Problem statement: If a line in the listing below has the string "sealed", copy it out.

Record excerpts:
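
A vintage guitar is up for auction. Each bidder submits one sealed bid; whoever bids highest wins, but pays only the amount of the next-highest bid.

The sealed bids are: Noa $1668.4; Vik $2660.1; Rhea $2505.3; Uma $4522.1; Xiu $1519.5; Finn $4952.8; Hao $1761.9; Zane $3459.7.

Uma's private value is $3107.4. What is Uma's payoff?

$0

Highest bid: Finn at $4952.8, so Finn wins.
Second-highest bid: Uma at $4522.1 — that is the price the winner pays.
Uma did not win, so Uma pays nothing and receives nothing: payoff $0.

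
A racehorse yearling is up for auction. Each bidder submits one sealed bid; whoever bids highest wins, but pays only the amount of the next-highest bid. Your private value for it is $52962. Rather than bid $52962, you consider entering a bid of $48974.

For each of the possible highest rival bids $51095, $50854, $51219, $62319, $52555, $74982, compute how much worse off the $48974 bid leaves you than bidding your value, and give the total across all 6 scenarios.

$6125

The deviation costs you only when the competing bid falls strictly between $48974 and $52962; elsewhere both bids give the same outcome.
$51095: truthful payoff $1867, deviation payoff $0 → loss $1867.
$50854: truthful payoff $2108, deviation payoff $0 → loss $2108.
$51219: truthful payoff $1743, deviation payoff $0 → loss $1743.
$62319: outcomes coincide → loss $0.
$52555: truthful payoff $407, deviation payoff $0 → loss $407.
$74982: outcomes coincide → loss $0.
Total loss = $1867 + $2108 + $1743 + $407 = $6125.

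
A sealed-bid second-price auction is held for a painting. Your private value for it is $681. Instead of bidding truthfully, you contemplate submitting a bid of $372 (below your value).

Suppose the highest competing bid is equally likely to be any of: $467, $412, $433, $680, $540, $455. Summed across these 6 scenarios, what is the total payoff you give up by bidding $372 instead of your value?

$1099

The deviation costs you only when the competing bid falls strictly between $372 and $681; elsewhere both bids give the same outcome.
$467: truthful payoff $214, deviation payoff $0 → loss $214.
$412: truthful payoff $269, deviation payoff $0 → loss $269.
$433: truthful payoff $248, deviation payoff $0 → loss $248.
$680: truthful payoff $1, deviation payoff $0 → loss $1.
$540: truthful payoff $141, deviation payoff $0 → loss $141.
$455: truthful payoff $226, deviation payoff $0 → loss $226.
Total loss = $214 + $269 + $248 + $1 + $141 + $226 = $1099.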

Completed task:
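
A vintage guitar is up for auction. Each bidder submits one sealed bid; whoever bids highest wins, but pays only the amount of the next-highest bid.
The sealed bids are: Noa $1668.4; Vik $2660.1; Rhea $2505.3; Uma $4522.1; Xiu $1519.5; Finn $4952.8; Hao $1761.9; Zane $3459.7.
A racehorse yearling is up for auction. Each bidder submits one sealed bid; whoever bids highest wins, but pays only the amount of the next-highest bid. Your private value for it is $52962. Rather than bid $52962, you consider entering a bid of $48974.
A sealed-bid second-price auction is held for a painting. Your private value for it is $681. Instead of bidding truthfully, you contemplate submitting a bid of $372 (below your value).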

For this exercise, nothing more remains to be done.